ABOUT THIS TASK: Please find the lines in the following records that hold "bipartite", and copy them.

Segment Start: EXTRACTED RECORDS

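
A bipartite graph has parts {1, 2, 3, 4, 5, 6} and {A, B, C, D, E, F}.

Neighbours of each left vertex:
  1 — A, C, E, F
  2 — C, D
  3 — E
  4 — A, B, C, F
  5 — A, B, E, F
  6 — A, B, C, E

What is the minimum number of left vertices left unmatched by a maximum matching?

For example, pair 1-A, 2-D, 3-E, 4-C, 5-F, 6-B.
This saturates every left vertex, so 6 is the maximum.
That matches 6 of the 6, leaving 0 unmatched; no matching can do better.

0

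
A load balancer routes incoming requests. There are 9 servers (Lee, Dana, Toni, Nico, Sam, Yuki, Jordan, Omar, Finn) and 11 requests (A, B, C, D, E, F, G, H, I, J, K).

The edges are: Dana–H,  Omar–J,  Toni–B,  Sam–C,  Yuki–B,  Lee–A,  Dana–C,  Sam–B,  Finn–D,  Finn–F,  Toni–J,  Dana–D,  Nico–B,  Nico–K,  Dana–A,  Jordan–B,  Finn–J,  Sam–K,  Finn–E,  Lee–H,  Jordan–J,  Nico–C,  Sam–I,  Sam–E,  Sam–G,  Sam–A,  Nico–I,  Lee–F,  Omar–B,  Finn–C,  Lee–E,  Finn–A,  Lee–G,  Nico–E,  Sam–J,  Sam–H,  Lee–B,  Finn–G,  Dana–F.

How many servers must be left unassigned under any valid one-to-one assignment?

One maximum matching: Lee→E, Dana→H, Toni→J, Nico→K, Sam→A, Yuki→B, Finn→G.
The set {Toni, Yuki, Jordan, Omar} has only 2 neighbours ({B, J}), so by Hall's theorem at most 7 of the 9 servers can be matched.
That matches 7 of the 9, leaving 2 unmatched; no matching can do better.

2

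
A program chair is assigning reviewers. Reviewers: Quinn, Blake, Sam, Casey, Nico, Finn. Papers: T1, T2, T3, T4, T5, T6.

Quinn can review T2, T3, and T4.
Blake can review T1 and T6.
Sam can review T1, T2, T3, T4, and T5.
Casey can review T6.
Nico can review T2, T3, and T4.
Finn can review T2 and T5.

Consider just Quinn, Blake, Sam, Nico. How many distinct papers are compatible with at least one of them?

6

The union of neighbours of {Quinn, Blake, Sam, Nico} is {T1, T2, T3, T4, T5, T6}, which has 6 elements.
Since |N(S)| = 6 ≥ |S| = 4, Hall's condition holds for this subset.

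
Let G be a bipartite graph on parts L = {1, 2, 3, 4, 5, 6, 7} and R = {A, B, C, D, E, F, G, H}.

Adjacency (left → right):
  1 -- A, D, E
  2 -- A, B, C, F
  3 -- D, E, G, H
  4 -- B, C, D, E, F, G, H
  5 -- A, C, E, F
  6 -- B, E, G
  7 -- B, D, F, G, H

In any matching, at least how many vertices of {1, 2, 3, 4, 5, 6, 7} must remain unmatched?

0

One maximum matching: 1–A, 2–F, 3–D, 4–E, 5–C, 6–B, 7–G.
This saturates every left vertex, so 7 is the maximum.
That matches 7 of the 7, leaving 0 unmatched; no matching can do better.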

Segment End: EXTRACTED RECORDS

RESPONSE TO THIS TASK:
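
A bipartite graph has parts {1, 2, 3, 4, 5, 6} and {A, B, C, D, E, F}.
Let G be a bipartite graph on parts L = {1, 2, 3, 4, 5, 6, 7} and R = {A, B, C, D, E, F, G, H}.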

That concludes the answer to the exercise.